ACTIVITY:
Search the material and gather each line with "homozygous" in it.

##### RECORD EXTRACTS #####

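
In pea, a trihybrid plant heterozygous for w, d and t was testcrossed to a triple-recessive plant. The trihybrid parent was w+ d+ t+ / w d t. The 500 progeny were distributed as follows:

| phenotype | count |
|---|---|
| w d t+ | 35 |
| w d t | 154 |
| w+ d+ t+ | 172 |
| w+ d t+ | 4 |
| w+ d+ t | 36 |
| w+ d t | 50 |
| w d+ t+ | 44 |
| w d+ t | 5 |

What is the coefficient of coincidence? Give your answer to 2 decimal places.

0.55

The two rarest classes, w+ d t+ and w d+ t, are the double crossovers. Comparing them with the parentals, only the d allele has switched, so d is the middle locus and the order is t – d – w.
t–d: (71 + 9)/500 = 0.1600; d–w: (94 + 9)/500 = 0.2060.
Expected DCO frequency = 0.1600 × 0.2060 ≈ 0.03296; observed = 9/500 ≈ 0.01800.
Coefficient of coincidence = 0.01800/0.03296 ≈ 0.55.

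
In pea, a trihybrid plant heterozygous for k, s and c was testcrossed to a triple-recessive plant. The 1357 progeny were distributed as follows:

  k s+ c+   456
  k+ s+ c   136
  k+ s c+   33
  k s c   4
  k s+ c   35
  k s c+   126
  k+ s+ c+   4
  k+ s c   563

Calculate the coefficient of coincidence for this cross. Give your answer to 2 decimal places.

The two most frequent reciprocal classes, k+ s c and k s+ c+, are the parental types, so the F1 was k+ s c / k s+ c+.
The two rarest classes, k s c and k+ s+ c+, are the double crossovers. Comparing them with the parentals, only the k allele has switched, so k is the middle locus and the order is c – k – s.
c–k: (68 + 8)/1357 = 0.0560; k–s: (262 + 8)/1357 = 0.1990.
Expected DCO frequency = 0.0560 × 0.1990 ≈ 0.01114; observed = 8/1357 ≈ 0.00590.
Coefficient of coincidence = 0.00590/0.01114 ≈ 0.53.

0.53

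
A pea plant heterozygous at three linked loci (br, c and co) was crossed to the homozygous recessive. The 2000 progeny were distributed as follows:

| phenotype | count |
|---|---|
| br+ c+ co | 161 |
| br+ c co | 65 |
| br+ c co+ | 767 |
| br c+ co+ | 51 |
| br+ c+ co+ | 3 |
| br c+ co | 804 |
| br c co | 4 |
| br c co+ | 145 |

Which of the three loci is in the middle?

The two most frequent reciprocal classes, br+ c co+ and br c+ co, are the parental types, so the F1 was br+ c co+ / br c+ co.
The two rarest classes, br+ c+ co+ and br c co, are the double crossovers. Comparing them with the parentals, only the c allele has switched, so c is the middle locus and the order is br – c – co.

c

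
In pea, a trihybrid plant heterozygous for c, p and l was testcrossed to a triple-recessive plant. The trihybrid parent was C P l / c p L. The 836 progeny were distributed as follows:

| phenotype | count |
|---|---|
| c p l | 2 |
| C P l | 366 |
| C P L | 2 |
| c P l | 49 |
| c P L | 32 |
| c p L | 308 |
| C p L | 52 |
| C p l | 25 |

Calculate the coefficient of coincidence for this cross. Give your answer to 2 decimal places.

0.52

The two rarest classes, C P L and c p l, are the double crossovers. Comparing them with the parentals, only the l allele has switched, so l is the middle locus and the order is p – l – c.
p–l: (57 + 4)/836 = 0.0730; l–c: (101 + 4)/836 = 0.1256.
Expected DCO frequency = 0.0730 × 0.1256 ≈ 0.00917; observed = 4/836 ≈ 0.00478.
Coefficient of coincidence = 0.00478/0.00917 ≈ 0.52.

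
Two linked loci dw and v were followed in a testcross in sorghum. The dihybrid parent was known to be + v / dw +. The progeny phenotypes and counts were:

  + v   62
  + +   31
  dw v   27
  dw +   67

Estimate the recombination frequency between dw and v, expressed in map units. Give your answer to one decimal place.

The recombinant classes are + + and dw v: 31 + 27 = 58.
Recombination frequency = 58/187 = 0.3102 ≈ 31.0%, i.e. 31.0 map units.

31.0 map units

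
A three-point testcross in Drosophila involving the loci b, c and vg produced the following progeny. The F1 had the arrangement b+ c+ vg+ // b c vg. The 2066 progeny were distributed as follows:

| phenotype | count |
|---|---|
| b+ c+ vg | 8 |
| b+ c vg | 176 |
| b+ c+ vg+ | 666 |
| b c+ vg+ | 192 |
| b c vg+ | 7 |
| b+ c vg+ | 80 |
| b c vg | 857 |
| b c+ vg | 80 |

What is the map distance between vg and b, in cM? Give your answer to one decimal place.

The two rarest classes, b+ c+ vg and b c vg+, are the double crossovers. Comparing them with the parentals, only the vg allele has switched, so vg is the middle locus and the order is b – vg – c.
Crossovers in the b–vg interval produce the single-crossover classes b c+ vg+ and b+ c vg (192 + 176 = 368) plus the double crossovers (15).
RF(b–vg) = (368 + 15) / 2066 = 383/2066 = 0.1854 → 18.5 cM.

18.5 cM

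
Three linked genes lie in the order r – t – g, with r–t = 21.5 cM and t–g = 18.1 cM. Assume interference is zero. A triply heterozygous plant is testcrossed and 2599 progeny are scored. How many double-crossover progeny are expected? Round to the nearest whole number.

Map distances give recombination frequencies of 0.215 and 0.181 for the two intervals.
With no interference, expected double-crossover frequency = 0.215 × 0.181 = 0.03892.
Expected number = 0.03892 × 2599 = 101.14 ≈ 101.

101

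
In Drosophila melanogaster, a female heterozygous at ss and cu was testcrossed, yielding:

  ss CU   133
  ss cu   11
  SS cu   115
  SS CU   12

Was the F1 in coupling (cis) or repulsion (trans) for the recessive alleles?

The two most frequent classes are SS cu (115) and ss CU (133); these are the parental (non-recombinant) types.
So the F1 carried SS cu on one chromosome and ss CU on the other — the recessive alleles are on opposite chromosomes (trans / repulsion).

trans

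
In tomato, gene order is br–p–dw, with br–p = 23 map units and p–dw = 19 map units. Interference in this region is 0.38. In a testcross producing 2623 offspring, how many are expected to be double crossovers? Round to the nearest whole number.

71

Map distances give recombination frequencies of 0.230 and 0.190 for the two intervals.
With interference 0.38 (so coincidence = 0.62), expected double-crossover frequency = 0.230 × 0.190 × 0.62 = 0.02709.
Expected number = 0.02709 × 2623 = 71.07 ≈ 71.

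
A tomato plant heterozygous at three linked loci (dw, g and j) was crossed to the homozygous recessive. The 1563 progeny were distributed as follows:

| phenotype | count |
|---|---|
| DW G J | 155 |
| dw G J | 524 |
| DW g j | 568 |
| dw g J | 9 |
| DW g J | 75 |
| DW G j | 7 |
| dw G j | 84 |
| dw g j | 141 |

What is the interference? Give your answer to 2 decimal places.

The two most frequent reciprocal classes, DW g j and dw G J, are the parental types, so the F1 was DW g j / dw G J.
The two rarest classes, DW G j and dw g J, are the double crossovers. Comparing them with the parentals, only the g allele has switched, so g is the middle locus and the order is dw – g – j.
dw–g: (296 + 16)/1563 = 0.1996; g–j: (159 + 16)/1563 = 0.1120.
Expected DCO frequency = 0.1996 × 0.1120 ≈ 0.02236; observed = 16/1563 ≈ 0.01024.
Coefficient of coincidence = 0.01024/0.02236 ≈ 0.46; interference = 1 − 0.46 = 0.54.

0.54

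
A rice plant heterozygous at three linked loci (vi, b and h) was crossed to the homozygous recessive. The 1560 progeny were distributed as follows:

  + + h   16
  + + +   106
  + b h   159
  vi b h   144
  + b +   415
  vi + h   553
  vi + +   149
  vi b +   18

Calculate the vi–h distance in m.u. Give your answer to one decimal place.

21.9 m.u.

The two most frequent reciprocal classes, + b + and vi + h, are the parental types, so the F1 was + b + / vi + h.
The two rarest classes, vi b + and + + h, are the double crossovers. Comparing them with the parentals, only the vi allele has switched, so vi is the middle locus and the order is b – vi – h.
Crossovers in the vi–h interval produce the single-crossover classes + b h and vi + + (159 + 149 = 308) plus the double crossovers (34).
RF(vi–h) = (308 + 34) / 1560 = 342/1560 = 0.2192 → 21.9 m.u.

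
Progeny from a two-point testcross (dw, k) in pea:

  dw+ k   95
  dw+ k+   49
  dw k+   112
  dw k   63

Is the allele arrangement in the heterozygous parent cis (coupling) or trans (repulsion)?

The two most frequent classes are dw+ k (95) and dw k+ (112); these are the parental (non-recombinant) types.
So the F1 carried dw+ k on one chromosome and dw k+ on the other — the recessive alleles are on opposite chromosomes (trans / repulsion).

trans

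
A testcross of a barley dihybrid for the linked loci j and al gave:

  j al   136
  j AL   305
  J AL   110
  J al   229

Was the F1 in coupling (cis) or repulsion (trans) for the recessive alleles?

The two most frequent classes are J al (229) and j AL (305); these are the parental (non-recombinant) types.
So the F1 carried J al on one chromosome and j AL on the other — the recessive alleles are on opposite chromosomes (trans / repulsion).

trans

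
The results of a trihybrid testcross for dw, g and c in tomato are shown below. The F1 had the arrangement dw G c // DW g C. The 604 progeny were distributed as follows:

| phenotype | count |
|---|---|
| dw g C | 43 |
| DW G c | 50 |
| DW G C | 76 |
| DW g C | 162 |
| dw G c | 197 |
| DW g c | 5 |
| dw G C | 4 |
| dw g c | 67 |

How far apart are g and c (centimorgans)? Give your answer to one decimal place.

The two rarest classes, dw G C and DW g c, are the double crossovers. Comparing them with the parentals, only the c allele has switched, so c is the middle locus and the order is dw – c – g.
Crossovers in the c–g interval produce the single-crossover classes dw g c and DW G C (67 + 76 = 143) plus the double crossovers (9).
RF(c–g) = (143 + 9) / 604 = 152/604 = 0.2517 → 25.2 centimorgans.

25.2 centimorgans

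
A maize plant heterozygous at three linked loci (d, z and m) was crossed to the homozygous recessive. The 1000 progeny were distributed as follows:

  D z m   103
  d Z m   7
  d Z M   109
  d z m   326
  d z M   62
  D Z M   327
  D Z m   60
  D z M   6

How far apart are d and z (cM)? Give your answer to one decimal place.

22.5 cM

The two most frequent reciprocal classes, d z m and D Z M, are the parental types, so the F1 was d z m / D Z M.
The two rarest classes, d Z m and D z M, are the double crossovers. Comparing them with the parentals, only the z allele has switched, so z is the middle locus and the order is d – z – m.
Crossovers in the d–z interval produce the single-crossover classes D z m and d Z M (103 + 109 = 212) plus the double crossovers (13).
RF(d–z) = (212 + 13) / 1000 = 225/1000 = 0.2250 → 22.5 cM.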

#####

SOLUTION:
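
A pea plant heterozygous at three linked loci (br, c and co) was crossed to the homozygous recessive. The 2000 progeny were distributed as follows:
A tomato plant heterozygous at three linked loci (dw, g and j) was crossed to the homozygous recessive. The 1563 progeny were distributed as follows:
A rice plant heterozygous at three linked loci (vi, b and h) was crossed to the homozygous recessive. The 1560 progeny were distributed as follows:
A maize plant heterozygous at three linked loci (d, z and m) was crossed to the homozygous recessive. The 1000 progeny were distributed as follows: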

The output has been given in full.